(GOAL OF THE EXERCISE) Starting with the line that contains "Produce the OpenSCAD" and ending with the final line of the data below, print those lines exactly and nothing else.

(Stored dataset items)
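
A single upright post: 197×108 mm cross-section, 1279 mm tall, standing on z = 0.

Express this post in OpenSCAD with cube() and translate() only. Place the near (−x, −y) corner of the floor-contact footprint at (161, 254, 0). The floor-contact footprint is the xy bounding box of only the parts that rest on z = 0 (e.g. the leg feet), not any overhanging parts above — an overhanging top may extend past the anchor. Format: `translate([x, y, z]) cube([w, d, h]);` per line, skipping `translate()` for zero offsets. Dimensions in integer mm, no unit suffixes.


translate([161, 254, 0]) cube([197, 108, 1279]);


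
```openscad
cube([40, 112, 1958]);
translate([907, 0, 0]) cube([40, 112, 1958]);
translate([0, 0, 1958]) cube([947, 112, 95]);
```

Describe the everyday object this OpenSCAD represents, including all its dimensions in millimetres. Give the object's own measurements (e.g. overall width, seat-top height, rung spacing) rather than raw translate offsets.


A door frame. The clear opening is 867 mm wide and 1958 mm high. Two 40 mm wide jambs, 112 mm deep, stand either side of the opening from the floor to the top of the opening. A 95 mm thick head sits across the top of both jambs, spanning the full outside width of the frame.


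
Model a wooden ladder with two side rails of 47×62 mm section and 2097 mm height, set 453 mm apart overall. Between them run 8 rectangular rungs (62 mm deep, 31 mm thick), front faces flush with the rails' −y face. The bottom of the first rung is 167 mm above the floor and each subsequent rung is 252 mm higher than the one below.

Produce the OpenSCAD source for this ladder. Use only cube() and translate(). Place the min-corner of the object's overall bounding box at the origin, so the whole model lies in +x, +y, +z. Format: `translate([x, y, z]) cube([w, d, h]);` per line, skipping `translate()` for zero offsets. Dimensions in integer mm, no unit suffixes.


cube([47, 62, 2097]);
translate([406, 0, 0]) cube([47, 62, 2097]);
translate([47, 0, 167]) cube([359, 62, 31]);
translate([47, 0, 419]) cube([359, 62, 31]);
translate([47, 0, 671]) cube([359, 62, 31]);
translate([47, 0, 923]) cube([359, 62, 31]);
translate([47, 0, 1175]) cube([359, 62, 31]);
translate([47, 0, 1427]) cube([359, 62, 31]);
translate([47, 0, 1679]) cube([359, 62, 31]);
translate([47, 0, 1931]) cube([359, 62, 31]);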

(RESPONSE AREA)
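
Produce the OpenSCAD source for this ladder. Use only cube() and translate(). Place the min-corner of the object's overall bounding box at the origin, so the whole model lies in +x, +y, +z. Format: `translate([x, y, z]) cube([w, d, h]);` per line, skipping `translate()` for zero offsets. Dimensions in integer mm, no unit suffixes.


cube([47, 62, 2097]);
translate([406, 0, 0]) cube([47, 62, 2097]);
translate([47, 0, 167]) cube([359, 62, 31]);
translate([47, 0, 419]) cube([359, 62, 31]);
translate([47, 0, 671]) cube([359, 62, 31]);
translate([47, 0, 923]) cube([359, 62, 31]);
translate([47, 0, 1175]) cube([359, 62, 31]);
translate([47, 0, 1427]) cube([359, 62, 31]);
translate([47, 0, 1679]) cube([359, 62, 31]);
translate([47, 0, 1931]) cube([359, 62, 31]);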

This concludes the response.